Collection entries

^^^^^^^^^^^^^^^^

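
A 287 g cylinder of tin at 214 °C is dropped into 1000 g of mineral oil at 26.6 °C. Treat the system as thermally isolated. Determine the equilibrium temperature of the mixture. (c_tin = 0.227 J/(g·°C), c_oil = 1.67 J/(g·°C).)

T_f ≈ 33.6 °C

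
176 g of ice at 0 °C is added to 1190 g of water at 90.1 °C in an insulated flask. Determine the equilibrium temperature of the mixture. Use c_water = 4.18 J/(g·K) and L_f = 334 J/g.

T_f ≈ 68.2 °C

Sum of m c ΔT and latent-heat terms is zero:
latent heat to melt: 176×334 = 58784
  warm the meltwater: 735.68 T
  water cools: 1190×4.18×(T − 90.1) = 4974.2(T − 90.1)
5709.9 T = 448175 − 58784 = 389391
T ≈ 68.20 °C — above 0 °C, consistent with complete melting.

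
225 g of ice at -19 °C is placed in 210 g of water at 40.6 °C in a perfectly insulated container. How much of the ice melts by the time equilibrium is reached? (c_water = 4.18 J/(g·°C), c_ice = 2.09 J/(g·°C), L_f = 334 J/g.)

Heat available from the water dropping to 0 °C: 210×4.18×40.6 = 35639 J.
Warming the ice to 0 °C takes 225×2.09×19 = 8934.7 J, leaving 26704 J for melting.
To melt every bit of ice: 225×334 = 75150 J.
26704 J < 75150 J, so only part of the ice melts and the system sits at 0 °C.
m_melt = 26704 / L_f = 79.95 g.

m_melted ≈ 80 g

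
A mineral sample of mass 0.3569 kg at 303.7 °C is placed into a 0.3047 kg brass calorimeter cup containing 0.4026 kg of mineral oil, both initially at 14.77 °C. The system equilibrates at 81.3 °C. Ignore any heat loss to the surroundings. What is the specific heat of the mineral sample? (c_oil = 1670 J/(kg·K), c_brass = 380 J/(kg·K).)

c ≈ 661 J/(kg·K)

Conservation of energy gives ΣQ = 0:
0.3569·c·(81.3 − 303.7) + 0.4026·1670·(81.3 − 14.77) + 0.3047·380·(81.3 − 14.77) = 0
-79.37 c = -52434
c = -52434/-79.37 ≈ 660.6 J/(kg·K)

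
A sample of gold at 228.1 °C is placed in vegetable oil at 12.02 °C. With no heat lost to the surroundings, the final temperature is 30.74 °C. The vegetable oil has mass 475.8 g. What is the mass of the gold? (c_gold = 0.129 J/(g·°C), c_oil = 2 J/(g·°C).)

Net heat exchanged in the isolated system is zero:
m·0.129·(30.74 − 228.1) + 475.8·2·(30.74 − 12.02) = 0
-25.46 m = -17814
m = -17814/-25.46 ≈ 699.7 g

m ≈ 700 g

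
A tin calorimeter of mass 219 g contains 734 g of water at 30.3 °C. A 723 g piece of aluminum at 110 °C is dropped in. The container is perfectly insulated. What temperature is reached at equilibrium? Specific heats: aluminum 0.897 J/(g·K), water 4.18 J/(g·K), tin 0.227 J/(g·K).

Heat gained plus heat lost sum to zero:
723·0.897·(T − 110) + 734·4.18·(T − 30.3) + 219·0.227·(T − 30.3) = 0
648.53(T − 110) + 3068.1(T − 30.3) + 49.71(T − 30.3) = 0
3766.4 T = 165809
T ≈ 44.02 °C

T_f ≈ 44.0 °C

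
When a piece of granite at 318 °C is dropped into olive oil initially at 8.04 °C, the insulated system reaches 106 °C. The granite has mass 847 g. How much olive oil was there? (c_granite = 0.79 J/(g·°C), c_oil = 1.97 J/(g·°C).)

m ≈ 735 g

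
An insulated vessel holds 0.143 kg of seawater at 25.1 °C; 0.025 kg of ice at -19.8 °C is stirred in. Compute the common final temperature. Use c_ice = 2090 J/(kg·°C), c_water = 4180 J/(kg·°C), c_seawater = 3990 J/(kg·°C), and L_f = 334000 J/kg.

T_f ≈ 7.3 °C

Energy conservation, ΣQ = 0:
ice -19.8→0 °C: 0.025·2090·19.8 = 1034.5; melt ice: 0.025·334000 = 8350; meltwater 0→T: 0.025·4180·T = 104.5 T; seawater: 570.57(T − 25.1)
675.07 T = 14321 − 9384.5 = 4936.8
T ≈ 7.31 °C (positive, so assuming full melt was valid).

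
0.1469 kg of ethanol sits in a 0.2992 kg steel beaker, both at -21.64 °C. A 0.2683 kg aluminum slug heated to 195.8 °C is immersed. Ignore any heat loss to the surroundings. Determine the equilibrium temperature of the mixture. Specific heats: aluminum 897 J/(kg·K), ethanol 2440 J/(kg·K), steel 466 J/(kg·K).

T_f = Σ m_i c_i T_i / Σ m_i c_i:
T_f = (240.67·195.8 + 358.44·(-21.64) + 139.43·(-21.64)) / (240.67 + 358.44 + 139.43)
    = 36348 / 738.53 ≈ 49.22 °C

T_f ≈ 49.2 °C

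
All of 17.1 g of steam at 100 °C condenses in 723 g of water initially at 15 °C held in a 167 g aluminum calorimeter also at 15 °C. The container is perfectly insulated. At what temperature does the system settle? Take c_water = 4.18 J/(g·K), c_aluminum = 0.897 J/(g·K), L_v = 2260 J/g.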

^^^^^^^^^^^^^^^^

* Your task *
Each record, exactly as written, is to be printed again.

* Exercise result *
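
A 287 g cylinder of tin at 214 °C is dropped into 1000 g of mineral oil at 26.6 °C. Treat the system as thermally isolated. Determine the equilibrium temperature of the mixture. (c_tin = 0.227 J/(g·°C), c_oil = 1.67 J/(g·°C).)

T_f ≈ 33.6 °C

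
176 g of ice at 0 °C is added to 1190 g of water at 90.1 °C in an insulated flask. Determine the equilibrium temperature of the mixture. Use c_water = 4.18 J/(g·K) and L_f = 334 J/g.

T_f ≈ 68.2 °C

Sum of m c ΔT and latent-heat terms is zero:
latent heat to melt: 176×334 = 58784
  warm the meltwater: 735.68 T
  water cools: 1190×4.18×(T − 90.1) = 4974.2(T − 90.1)
5709.9 T = 448175 − 58784 = 389391
T ≈ 68.20 °C — above 0 °C, consistent with complete melting.

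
225 g of ice at -19 °C is placed in 210 g of water at 40.6 °C in a perfectly insulated container. How much of the ice melts by the time equilibrium is reached? (c_water = 4.18 J/(g·°C), c_ice = 2.09 J/(g·°C), L_f = 334 J/g.)

Heat available from the water dropping to 0 °C: 210×4.18×40.6 = 35639 J.
Warming the ice to 0 °C takes 225×2.09×19 = 8934.7 J, leaving 26704 J for melting.
To melt every bit of ice: 225×334 = 75150 J.
26704 J < 75150 J, so only part of the ice melts and the system sits at 0 °C.
m_melt = 26704 / L_f = 79.95 g.

m_melted ≈ 80 g

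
A mineral sample of mass 0.3569 kg at 303.7 °C is placed into a 0.3047 kg brass calorimeter cup containing 0.4026 kg of mineral oil, both initially at 14.77 °C. The system equilibrates at 81.3 °C. Ignore any heat loss to the surroundings. What is the specific heat of the mineral sample? (c_oil = 1670 J/(kg·K), c_brass = 380 J/(kg·K).)

c ≈ 661 J/(kg·K)

Conservation of energy gives ΣQ = 0:
0.3569·c·(81.3 − 303.7) + 0.4026·1670·(81.3 − 14.77) + 0.3047·380·(81.3 − 14.77) = 0
-79.37 c = -52434
c = -52434/-79.37 ≈ 660.6 J/(kg·K)

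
A sample of gold at 228.1 °C is placed in vegetable oil at 12.02 °C. With no heat lost to the surroundings, the final temperature is 30.74 °C. The vegetable oil has mass 475.8 g. What is the mass of the gold? (c_gold = 0.129 J/(g·°C), c_oil = 2 J/(g·°C).)

Net heat exchanged in the isolated system is zero:
m·0.129·(30.74 − 228.1) + 475.8·2·(30.74 − 12.02) = 0
-25.46 m = -17814
m = -17814/-25.46 ≈ 699.7 g

m ≈ 700 g

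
A tin calorimeter of mass 219 g contains 734 g of water at 30.3 °C. A 723 g piece of aluminum at 110 °C is dropped in. The container is perfectly insulated. What temperature is reached at equilibrium? Specific heats: aluminum 0.897 J/(g·K), water 4.18 J/(g·K), tin 0.227 J/(g·K).

Heat gained plus heat lost sum to zero:
723·0.897·(T − 110) + 734·4.18·(T − 30.3) + 219·0.227·(T − 30.3) = 0
648.53(T − 110) + 3068.1(T − 30.3) + 49.71(T − 30.3) = 0
3766.4 T = 165809
T ≈ 44.02 °C

T_f ≈ 44.0 °C

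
When a piece of granite at 318 °C is dropped into olive oil initially at 8.04 °C, the insulated system reaches 106 °C. The granite has mass 847 g. How much olive oil was there? (c_granite = 0.79 J/(g·°C), c_oil = 1.97 J/(g·°C).)

m ≈ 735 g

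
An insulated vessel holds 0.143 kg of seawater at 25.1 °C; 0.025 kg of ice at -19.8 °C is stirred in. Compute the common final temperature. Use c_ice = 2090 J/(kg·°C), c_water = 4180 J/(kg·°C), c_seawater = 3990 J/(kg·°C), and L_f = 334000 J/kg.

T_f ≈ 7.3 °C

Energy conservation, ΣQ = 0:
ice -19.8→0 °C: 0.025·2090·19.8 = 1034.5; melt ice: 0.025·334000 = 8350; meltwater 0→T: 0.025·4180·T = 104.5 T; seawater: 570.57(T − 25.1)
675.07 T = 14321 − 9384.5 = 4936.8
T ≈ 7.31 °C (positive, so assuming full melt was valid).

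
0.1469 kg of ethanol sits in a 0.2992 kg steel beaker, both at -21.64 °C. A 0.2683 kg aluminum slug heated to 195.8 °C is immersed. Ignore any heat loss to the surroundings. Determine the equilibrium temperature of the mixture. Specific heats: aluminum 897 J/(kg·K), ethanol 2440 J/(kg·K), steel 466 J/(kg·K).

T_f = Σ m_i c_i T_i / Σ m_i c_i:
T_f = (240.67·195.8 + 358.44·(-21.64) + 139.43·(-21.64)) / (240.67 + 358.44 + 139.43)
    = 36348 / 738.53 ≈ 49.22 °C

T_f ≈ 49.2 °C

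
All of 17.1 g of steam at 100 °C condenses in 723 g of water initially at 15 °C held in a 167 g aluminum calorimeter also at 15 °C. The container is perfectly insulated. At what temperature does the system settle? Take c_water = 4.18 J/(g·K), c_aluminum = 0.897 J/(g·K), L_v = 2260 J/g.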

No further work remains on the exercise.